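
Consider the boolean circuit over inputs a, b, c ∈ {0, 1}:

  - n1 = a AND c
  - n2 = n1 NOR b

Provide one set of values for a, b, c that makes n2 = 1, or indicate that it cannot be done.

a=1, b=0, c=0

n2 = n1 NOR b must be 1, so both n1 = 0 and b = 0.
n1 = a AND c must be 0, so at least one of a, c is 0.
Check with a=1, b=0, c=0:
n1 = a AND c = 1 AND 0 = 0
n2 = n1 NOR b = 0 NOR 0 = 1
So n2 = 1 as required.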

Work item
All entries must be repeated verbatim.

Answer space
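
Consider the boolean circuit over inputs a, b, c ∈ {0, 1}:

  - n1 = a AND c
  - n2 = n1 NOR b

Provide one set of values for a, b, c that makes n2 = 1, or indicate that it cannot be done.

a=1, b=0, c=0

n2 = n1 NOR b must be 1, so both n1 = 0 and b = 0.
n1 = a AND c must be 0, so at least one of a, c is 0.
Check with a=1, b=0, c=0:
n1 = a AND c = 1 AND 0 = 0
n2 = n1 NOR b = 0 NOR 0 = 1
So n2 = 1 as required.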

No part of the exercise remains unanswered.